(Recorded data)

= = = =

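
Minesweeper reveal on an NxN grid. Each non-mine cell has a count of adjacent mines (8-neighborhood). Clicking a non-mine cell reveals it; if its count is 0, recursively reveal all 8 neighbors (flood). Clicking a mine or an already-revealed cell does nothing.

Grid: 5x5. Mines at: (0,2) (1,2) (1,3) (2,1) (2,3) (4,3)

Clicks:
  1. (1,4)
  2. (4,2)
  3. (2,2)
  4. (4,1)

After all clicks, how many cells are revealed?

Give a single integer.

Click 1 (1,4) count=2: revealed 1 new [(1,4)] -> total=1
Click 2 (4,2) count=1: revealed 1 new [(4,2)] -> total=2
Click 3 (2,2) count=4: revealed 1 new [(2,2)] -> total=3
Click 4 (4,1) count=0: revealed 5 new [(3,0) (3,1) (3,2) (4,0) (4,1)] -> total=8

Answer: 8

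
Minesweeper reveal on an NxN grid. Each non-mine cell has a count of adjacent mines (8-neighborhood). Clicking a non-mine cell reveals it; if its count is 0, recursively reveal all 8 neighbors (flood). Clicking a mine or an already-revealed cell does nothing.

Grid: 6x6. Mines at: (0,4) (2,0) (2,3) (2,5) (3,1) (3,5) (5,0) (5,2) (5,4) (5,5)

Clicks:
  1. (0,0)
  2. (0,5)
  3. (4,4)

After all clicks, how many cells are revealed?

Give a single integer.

Click 1 (0,0) count=0: revealed 8 new [(0,0) (0,1) (0,2) (0,3) (1,0) (1,1) (1,2) (1,3)] -> total=8
Click 2 (0,5) count=1: revealed 1 new [(0,5)] -> total=9
Click 3 (4,4) count=3: revealed 1 new [(4,4)] -> total=10

Answer: 10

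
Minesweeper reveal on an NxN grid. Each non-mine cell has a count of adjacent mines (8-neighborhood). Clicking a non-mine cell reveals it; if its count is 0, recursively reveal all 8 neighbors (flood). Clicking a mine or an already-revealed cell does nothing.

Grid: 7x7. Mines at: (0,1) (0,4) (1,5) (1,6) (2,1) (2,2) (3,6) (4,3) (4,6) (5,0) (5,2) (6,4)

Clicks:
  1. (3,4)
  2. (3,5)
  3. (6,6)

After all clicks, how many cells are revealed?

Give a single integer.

Answer: 6

Derivation:
Click 1 (3,4) count=1: revealed 1 new [(3,4)] -> total=1
Click 2 (3,5) count=2: revealed 1 new [(3,5)] -> total=2
Click 3 (6,6) count=0: revealed 4 new [(5,5) (5,6) (6,5) (6,6)] -> total=6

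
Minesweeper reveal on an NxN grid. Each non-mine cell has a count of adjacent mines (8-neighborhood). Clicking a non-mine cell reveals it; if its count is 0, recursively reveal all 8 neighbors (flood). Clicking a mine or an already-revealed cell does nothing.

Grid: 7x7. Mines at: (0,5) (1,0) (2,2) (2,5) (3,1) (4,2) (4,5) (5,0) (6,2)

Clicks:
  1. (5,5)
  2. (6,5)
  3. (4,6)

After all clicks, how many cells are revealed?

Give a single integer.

Answer: 9

Derivation:
Click 1 (5,5) count=1: revealed 1 new [(5,5)] -> total=1
Click 2 (6,5) count=0: revealed 7 new [(5,3) (5,4) (5,6) (6,3) (6,4) (6,5) (6,6)] -> total=8
Click 3 (4,6) count=1: revealed 1 new [(4,6)] -> total=9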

= = = =

# Activity:
The data are to be transcribed in full, exactly as given.

# Expected answer:
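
Minesweeper reveal on an NxN grid. Each non-mine cell has a count of adjacent mines (8-neighborhood). Clicking a non-mine cell reveals it; if its count is 0, recursively reveal all 8 neighbors (flood). Clicking a mine or an already-revealed cell does nothing.

Grid: 5x5. Mines at: (0,2) (1,2) (1,3) (2,1) (2,3) (4,3)

Clicks:
  1. (1,4)
  2. (4,2)
  3. (2,2)
  4. (4,1)

After all clicks, how many cells are revealed?

Give a single integer.

Click 1 (1,4) count=2: revealed 1 new [(1,4)] -> total=1
Click 2 (4,2) count=1: revealed 1 new [(4,2)] -> total=2
Click 3 (2,2) count=4: revealed 1 new [(2,2)] -> total=3
Click 4 (4,1) count=0: revealed 5 new [(3,0) (3,1) (3,2) (4,0) (4,1)] -> total=8

Answer: 8

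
Minesweeper reveal on an NxN grid. Each non-mine cell has a count of adjacent mines (8-neighborhood). Clicking a non-mine cell reveals it; if its count is 0, recursively reveal all 8 neighbors (flood). Clicking a mine or an already-revealed cell does nothing.

Grid: 6x6. Mines at: (0,4) (2,0) (2,3) (2,5) (3,1) (3,5) (5,0) (5,2) (5,4) (5,5)

Clicks:
  1. (0,0)
  2. (0,5)
  3. (4,4)

After all clicks, how many cells are revealed?

Give a single integer.

Click 1 (0,0) count=0: revealed 8 new [(0,0) (0,1) (0,2) (0,3) (1,0) (1,1) (1,2) (1,3)] -> total=8
Click 2 (0,5) count=1: revealed 1 new [(0,5)] -> total=9
Click 3 (4,4) count=3: revealed 1 new [(4,4)] -> total=10

Answer: 10

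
Minesweeper reveal on an NxN grid. Each non-mine cell has a count of adjacent mines (8-neighborhood). Clicking a non-mine cell reveals it; if its count is 0, recursively reveal all 8 neighbors (flood). Clicking a mine or an already-revealed cell does nothing.

Grid: 7x7. Mines at: (0,1) (0,4) (1,5) (1,6) (2,1) (2,2) (3,6) (4,3) (4,6) (5,0) (5,2) (6,4)

Clicks:
  1. (3,4)
  2. (3,5)
  3. (6,6)

After all clicks, how many cells are revealed?

Give a single integer.

Answer: 6

Derivation:
Click 1 (3,4) count=1: revealed 1 new [(3,4)] -> total=1
Click 2 (3,5) count=2: revealed 1 new [(3,5)] -> total=2
Click 3 (6,6) count=0: revealed 4 new [(5,5) (5,6) (6,5) (6,6)] -> total=6

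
Minesweeper reveal on an NxN grid. Each non-mine cell has a count of adjacent mines (8-neighborhood). Clicking a non-mine cell reveals it; if its count is 0, recursively reveal all 8 neighbors (flood). Clicking a mine or an already-revealed cell does nothing.

Grid: 7x7. Mines at: (0,5) (1,0) (2,2) (2,5) (3,1) (4,2) (4,5) (5,0) (6,2)

Clicks:
  1. (5,5)
  2. (6,5)
  3. (4,6)

After all clicks, how many cells are revealed?

Give a single integer.

Answer: 9

Derivation:
Click 1 (5,5) count=1: revealed 1 new [(5,5)] -> total=1
Click 2 (6,5) count=0: revealed 7 new [(5,3) (5,4) (5,6) (6,3) (6,4) (6,5) (6,6)] -> total=8
Click 3 (4,6) count=1: revealed 1 new [(4,6)] -> total=9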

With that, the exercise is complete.